What this task involves - Only one stretch of the data below is wanted: the lines from the one with "voice 0: A3:4 | G3:4 | F3:4" through the one with "voice 1: A4:2", repeated exactly.

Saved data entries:
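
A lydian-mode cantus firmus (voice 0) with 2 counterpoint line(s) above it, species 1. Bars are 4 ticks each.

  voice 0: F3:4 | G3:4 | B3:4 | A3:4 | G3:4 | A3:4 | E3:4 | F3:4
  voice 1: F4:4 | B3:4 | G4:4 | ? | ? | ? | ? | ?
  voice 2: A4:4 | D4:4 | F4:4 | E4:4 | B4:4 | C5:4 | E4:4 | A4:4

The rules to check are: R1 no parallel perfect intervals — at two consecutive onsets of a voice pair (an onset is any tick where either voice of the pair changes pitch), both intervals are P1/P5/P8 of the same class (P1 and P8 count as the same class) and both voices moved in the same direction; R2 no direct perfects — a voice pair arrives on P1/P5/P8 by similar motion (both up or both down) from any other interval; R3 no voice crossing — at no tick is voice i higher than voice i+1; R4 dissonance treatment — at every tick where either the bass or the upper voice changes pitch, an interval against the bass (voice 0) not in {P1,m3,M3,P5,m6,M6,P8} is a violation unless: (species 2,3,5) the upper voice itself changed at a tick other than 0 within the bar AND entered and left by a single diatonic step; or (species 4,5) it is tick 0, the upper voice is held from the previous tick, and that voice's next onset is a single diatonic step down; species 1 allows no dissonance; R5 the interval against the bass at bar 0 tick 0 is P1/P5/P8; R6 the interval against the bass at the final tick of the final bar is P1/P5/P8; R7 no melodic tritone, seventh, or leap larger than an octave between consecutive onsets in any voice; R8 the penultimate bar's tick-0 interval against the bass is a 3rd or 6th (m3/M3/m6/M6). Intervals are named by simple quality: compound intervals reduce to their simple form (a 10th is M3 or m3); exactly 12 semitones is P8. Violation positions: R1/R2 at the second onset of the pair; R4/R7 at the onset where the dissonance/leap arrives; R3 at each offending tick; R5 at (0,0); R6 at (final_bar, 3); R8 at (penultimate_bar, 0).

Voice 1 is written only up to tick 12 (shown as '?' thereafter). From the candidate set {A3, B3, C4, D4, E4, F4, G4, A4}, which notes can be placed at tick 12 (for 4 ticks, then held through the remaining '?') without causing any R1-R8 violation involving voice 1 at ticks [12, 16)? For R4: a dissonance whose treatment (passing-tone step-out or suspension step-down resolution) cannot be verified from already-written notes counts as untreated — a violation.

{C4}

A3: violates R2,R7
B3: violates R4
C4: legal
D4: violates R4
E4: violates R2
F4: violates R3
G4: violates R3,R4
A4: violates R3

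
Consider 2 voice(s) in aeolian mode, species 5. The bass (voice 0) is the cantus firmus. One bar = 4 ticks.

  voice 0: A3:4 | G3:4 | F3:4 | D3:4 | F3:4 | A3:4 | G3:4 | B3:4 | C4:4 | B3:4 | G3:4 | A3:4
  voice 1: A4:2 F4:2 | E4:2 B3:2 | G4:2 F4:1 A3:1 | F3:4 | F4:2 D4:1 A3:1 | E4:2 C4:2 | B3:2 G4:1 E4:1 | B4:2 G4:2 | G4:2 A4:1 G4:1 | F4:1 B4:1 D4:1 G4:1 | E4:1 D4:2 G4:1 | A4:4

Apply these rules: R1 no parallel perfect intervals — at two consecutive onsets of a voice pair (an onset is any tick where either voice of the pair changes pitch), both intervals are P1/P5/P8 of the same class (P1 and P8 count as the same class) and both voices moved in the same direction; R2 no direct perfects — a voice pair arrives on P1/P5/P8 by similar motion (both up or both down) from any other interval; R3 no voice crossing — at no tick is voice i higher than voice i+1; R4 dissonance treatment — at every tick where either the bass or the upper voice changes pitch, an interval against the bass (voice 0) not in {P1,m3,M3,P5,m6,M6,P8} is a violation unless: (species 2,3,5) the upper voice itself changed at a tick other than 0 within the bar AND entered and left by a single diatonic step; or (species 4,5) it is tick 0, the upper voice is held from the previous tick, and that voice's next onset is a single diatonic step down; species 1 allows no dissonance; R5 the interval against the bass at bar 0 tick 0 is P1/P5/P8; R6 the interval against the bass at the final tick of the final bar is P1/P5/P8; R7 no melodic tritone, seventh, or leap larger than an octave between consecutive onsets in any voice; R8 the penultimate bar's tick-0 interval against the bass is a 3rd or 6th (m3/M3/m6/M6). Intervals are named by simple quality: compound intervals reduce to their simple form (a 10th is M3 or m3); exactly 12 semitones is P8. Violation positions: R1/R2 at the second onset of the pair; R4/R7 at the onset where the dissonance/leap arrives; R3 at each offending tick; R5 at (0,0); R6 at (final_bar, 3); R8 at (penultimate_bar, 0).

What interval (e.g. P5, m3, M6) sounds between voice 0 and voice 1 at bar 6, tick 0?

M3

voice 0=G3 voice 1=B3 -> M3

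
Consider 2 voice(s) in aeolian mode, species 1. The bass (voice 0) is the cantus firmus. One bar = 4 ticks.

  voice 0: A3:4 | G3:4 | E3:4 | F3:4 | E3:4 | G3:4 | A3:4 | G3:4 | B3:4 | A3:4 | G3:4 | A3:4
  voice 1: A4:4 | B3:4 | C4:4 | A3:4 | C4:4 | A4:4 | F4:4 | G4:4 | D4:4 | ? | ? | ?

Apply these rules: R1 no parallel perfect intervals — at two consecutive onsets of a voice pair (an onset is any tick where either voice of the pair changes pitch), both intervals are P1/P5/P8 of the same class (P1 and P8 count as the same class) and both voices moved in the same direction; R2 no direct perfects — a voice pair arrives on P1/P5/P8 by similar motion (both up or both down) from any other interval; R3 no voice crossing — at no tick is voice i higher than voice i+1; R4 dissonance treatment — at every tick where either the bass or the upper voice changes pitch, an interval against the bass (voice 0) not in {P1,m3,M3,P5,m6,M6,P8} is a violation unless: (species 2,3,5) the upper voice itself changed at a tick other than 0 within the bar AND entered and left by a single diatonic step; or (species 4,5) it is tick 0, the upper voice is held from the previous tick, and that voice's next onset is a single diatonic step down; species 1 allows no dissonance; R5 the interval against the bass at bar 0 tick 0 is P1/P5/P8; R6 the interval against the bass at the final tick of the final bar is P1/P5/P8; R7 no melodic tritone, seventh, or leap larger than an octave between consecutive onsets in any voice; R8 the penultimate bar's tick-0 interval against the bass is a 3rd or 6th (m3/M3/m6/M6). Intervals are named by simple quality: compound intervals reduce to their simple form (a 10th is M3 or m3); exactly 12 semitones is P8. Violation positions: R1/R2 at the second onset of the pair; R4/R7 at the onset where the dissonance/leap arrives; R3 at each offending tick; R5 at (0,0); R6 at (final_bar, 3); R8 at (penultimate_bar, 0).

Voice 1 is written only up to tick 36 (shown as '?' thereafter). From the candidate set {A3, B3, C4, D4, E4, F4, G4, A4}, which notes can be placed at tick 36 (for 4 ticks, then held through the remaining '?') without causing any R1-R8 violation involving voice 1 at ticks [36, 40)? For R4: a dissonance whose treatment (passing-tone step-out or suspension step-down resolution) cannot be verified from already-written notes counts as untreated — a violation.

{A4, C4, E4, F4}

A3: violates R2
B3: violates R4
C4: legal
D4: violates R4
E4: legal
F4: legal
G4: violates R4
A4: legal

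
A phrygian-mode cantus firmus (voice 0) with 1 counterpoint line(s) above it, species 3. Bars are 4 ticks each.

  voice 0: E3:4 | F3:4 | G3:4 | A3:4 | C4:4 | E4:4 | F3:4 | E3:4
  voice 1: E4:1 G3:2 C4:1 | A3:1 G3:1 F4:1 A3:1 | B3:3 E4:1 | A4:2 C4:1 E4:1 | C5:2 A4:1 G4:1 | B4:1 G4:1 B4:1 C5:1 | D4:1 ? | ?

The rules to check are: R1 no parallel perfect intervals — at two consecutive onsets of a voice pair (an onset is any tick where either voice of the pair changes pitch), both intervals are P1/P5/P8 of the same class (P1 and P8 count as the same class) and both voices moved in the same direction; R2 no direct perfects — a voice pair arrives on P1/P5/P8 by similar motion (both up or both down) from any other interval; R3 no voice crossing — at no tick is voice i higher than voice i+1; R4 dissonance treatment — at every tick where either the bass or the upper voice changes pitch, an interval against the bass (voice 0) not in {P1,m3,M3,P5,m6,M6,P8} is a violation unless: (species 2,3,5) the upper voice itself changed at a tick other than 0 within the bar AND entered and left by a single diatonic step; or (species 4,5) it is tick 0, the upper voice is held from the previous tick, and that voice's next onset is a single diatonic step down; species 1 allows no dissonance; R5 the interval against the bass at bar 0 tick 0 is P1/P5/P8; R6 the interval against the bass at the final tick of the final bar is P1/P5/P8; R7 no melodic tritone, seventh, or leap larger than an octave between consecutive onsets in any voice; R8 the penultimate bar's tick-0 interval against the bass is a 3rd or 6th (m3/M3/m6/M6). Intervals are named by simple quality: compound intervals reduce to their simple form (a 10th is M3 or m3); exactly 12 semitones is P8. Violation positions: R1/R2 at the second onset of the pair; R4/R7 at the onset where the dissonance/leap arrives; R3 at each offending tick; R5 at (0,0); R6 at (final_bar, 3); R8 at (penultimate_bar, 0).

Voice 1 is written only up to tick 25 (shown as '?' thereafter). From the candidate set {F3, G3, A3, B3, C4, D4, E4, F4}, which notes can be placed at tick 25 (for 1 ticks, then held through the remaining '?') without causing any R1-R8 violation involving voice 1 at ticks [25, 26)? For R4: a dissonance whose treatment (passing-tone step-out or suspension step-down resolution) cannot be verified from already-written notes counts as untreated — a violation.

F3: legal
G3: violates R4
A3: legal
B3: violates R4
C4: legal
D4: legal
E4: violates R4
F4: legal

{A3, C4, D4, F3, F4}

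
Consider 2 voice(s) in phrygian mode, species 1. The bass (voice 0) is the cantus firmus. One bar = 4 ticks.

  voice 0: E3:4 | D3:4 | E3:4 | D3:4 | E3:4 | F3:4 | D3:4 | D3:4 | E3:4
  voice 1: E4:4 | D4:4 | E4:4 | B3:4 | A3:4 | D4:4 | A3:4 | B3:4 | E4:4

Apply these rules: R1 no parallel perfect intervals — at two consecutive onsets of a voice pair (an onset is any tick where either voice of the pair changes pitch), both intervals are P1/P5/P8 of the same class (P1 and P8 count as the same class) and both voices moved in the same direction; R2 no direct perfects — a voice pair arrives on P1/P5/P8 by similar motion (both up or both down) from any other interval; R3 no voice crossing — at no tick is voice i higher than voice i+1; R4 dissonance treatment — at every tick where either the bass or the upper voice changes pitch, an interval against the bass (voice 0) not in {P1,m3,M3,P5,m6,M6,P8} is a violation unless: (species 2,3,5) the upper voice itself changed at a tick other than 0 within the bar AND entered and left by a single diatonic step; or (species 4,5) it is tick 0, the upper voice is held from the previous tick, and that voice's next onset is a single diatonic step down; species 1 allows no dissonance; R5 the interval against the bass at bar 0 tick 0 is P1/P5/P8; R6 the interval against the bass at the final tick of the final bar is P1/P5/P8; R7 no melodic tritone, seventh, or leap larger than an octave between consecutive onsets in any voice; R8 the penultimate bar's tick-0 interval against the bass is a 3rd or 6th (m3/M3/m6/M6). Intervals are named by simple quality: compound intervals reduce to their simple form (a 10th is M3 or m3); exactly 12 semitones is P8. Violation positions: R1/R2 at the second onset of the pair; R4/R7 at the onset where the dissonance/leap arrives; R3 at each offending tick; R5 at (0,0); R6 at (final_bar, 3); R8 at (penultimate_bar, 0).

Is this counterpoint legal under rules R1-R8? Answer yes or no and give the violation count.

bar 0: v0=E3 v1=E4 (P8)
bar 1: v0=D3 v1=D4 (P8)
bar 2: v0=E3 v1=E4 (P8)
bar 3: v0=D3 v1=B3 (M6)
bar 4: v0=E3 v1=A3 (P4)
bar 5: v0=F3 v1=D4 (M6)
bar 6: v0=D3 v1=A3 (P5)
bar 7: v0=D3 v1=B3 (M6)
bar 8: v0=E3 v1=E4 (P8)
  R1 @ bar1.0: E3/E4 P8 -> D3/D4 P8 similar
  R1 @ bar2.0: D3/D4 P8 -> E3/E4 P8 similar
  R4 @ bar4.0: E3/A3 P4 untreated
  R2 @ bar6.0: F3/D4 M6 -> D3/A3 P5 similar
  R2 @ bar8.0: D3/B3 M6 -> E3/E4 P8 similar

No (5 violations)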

Solution to the problem -
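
  voice 0: A3:4 | G3:4 | F3:4 | D3:4 | F3:4 | A3:4 | G3:4 | B3:4 | C4:4 | B3:4 | G3:4 | A3:4
  voice 1: A4:2 F4:2 | E4:2 B3:2 | G4:2 F4:1 A3:1 | F3:4 | F4:2 D4:1 A3:1 | E4:2 C4:2 | B3:2 G4:1 E4:1 | B4:2 G4:2 | G4:2 A4:1 G4:1 | F4:1 B4:1 D4:1 G4:1 | E4:1 D4:2 G4:1 | A4:4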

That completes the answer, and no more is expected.